> [THE DATA]
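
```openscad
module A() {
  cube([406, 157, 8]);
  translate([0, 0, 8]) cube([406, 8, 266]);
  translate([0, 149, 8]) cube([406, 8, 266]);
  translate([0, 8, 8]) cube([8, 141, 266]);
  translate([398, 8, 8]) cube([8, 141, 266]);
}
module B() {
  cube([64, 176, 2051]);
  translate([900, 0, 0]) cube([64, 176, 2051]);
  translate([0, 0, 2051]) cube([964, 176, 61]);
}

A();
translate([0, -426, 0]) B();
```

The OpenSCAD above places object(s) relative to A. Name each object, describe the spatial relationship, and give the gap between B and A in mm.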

> [WORK INSTRUCTION] A faithful, complete reproduction of the listing above is requested.

> [ANSWER BOX]
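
```openscad
module A() {
  cube([406, 157, 8]);
  translate([0, 0, 8]) cube([406, 8, 266]);
  translate([0, 149, 8]) cube([406, 8, 266]);
  translate([0, 8, 8]) cube([8, 141, 266]);
  translate([398, 8, 8]) cube([8, 141, 266]);
}
module B() {
  cube([64, 176, 2051]);
  translate([900, 0, 0]) cube([64, 176, 2051]);
  translate([0, 0, 2051]) cube([964, 176, 61]);
}

A();
translate([0, -426, 0]) B();
```

The OpenSCAD above places object(s) relative to A. Name each object, describe the spatial relationship, and give the gap between B and A in mm.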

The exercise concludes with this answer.